● EXERCISE
In the entries below, find the line with "Let s(y) = y*y" and the line with "Answer: 16129/9 ≈ 1792.1"; give again those lines and every line between them, exactly.

● SOURCE DATA
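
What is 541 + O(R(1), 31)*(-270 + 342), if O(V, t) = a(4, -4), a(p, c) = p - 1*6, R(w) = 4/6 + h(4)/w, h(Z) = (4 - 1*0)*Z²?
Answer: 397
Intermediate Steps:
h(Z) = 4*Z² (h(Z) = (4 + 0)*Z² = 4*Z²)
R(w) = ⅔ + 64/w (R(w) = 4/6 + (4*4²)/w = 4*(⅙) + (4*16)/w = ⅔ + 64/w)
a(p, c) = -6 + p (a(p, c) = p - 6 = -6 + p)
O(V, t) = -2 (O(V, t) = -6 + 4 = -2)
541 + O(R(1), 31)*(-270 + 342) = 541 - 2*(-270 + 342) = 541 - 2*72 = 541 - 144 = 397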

...

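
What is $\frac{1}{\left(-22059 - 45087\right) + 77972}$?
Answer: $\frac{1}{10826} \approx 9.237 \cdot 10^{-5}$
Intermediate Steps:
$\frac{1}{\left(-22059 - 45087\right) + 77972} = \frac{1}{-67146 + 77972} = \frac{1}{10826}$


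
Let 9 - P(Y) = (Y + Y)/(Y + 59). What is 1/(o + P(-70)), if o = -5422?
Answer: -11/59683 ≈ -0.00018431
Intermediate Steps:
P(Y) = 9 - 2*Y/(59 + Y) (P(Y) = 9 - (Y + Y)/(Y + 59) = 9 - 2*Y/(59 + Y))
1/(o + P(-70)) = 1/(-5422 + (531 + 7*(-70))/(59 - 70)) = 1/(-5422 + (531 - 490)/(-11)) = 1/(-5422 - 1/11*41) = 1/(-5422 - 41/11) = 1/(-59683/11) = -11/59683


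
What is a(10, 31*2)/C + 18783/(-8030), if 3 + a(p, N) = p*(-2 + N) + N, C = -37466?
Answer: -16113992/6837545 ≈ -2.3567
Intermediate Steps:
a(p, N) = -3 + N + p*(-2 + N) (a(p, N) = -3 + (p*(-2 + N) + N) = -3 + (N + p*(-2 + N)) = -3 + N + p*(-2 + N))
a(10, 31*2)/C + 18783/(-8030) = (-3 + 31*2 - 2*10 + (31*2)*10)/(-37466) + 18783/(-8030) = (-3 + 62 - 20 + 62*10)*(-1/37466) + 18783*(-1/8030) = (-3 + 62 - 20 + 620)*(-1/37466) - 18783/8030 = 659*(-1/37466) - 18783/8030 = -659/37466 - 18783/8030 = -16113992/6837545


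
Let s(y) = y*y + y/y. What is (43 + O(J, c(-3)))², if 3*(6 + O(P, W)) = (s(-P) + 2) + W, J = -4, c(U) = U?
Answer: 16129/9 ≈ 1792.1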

● TASK SOLUTION
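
Let s(y) = y*y + y/y. What is (43 + O(J, c(-3)))², if 3*(6 + O(P, W)) = (s(-P) + 2) + W, J = -4, c(U) = U?
Answer: 16129/9 ≈ 1792.1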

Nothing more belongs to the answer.